Exercise description:
Write the entries out again. Each one must match exactly.

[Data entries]
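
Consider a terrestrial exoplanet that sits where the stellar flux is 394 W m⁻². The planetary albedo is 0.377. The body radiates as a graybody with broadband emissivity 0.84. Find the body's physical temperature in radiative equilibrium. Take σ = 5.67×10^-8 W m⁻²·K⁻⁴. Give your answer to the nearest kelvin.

Absorbed flux (global mean): S(1−α)/4 = 394.0·0.623/4 = 61.37 W m⁻².
Radiative balance εσT⁴ = 61.37 gives T = [61.37/(0.84·σ)]^(1/4) = 189.5 K.

189 kelvin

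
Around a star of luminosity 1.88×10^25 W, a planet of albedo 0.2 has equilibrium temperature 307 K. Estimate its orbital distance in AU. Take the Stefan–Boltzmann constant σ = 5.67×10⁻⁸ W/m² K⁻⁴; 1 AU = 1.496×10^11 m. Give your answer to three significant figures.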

Solution to this exercise:
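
Consider a terrestrial exoplanet that sits where the stellar flux is 394 W m⁻². The planetary albedo is 0.377. The body radiates as a graybody with broadband emissivity 0.84. Find the body's physical temperature in radiative equilibrium. Take σ = 5.67×10^-8 W m⁻²·K⁻⁴. Give your answer to the nearest kelvin.

Absorbed flux (global mean): S(1−α)/4 = 394.0·0.623/4 = 61.37 W m⁻².
Radiative balance εσT⁴ = 61.37 gives T = [61.37/(0.84·σ)]^(1/4) = 189.5 K.

189 kelvin

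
Around a star of luminosity 1.88×10^25 W, a planet of albedo 0.2 has equilibrium temperature 307 K. Estimate its orbital distance in AU. Take the Stefan–Boltzmann constant σ = 5.67×10⁻⁸ W/m² K⁻⁴; 1 AU = 1.496×10^11 m. Give your answer to three significant figures.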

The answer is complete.